[Exercise brief]
Please repeat the listing exactly, with every line intact.
┄┄┄┄┄┄
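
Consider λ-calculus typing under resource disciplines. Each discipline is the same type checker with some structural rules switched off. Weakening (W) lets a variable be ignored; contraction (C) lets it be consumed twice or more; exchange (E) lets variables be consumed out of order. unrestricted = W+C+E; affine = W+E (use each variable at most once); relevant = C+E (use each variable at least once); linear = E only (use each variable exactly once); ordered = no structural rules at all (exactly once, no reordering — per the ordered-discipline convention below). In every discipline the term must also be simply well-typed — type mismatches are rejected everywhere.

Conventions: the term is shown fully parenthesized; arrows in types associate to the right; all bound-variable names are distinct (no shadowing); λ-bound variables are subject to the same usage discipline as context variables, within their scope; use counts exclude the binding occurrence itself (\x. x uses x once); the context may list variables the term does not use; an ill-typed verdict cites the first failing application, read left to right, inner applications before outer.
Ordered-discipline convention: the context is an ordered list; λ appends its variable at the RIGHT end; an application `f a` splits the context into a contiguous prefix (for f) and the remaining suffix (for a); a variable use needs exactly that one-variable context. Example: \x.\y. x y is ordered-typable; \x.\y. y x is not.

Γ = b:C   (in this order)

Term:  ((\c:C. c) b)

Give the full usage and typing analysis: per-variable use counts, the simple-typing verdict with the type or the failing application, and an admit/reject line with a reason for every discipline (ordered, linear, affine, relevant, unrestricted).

usage: b: 1; c (λ-bound): 1
use order (left to right): c, b
typing: the term checks, with type C
ordered ✓ (one use each (b, c); ordered split holds)
linear ✓ (each of b, c used exactly once)
affine ✓ (at most one use each (b, c))
relevant ✓ (b, c: all used, weakening unneeded)
unrestricted ✓ (simply typable at C; W, C, E all held)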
┄┄┄┄┄┄
[Output of the exercise]
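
Consider λ-calculus typing under resource disciplines. Each discipline is the same type checker with some structural rules switched off. Weakening (W) lets a variable be ignored; contraction (C) lets it be consumed twice or more; exchange (E) lets variables be consumed out of order. unrestricted = W+C+E; affine = W+E (use each variable at most once); relevant = C+E (use each variable at least once); linear = E only (use each variable exactly once); ordered = no structural rules at all (exactly once, no reordering — per the ordered-discipline convention below). In every discipline the term must also be simply well-typed — type mismatches are rejected everywhere.

Conventions: the term is shown fully parenthesized; arrows in types associate to the right; all bound-variable names are distinct (no shadowing); λ-bound variables are subject to the same usage discipline as context variables, within their scope; use counts exclude the binding occurrence itself (\x. x uses x once); the context may list variables the term does not use; an ill-typed verdict cites the first failing application, read left to right, inner applications before outer.
Ordered-discipline convention: the context is an ordered list; λ appends its variable at the RIGHT end; an application `f a` splits the context into a contiguous prefix (for f) and the remaining suffix (for a); a variable use needs exactly that one-variable context. Example: \x.\y. x y is ordered-typable; \x.\y. y x is not.

Γ = b:C   (in this order)

Term:  ((\c:C. c) b)

Give the full usage and typing analysis: per-variable use counts, the simple-typing verdict with the type or the failing application, and an admit/reject line with a reason for every discipline (ordered, linear, affine, relevant, unrestricted).

usage: b: 1; c (λ-bound): 1
use order (left to right): c, b
typing: the term checks, with type C
ordered ✓ (one use each (b, c); ordered split holds)
linear ✓ (each of b, c used exactly once)
affine ✓ (at most one use each (b, c))
relevant ✓ (b, c: all used, weakening unneeded)
unrestricted ✓ (simply typable at C; W, C, E all held)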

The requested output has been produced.